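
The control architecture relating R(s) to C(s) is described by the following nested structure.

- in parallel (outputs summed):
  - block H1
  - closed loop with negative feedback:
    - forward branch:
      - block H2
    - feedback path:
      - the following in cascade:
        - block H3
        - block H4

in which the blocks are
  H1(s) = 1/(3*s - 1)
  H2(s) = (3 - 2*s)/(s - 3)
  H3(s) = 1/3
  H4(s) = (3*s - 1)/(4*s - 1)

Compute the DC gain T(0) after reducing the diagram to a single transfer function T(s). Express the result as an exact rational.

Answer: -5/2

Working:
Step 1 - reduce the series chain H3, H4 = (3*s - 1)/(12*s - 3)
Step 2 - feedback reduction of H2, (H3*H4) = (-24*s^2 + 42*s - 9)/(6*s^2 - 28*s + 6)
Step 3 - add H1, [H2/(1+H2*(H3*H4))] (parallel) = (-72*s^3 + 156*s^2 - 97*s + 15)/(18*s^3 - 90*s^2 + 46*s - 6)
The step-3 result is T(s). Setting s = 0: T(0) = 15/(-6) = -5/2.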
━━━━━━
▶ Description of the task: The answer should be an exact reproduction of all the entries.

▶ Task response:
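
The control architecture relating R(s) to C(s) is described by the following nested structure.

- in parallel (outputs summed):
  - block H1
  - closed loop with negative feedback:
    - forward branch:
      - block H2
    - feedback path:
      - the following in cascade:
        - block H3
        - block H4

in which the blocks are
  H1(s) = 1/(3*s - 1)
  H2(s) = (3 - 2*s)/(s - 3)
  H3(s) = 1/3
  H4(s) = (3*s - 1)/(4*s - 1)

Compute the DC gain T(0) after reducing the diagram to a single transfer function T(s). Express the result as an exact rational.

Answer: -5/2

Working:
Step 1 - reduce the series chain H3, H4 = (3*s - 1)/(12*s - 3)
Step 2 - feedback reduction of H2, (H3*H4) = (-24*s^2 + 42*s - 9)/(6*s^2 - 28*s + 6)
Step 3 - add H1, [H2/(1+H2*(H3*H4))] (parallel) = (-72*s^3 + 156*s^2 - 97*s + 15)/(18*s^3 - 90*s^2 + 46*s - 6)
The step-3 result is T(s). Setting s = 0: T(0) = 15/(-6) = -5/2.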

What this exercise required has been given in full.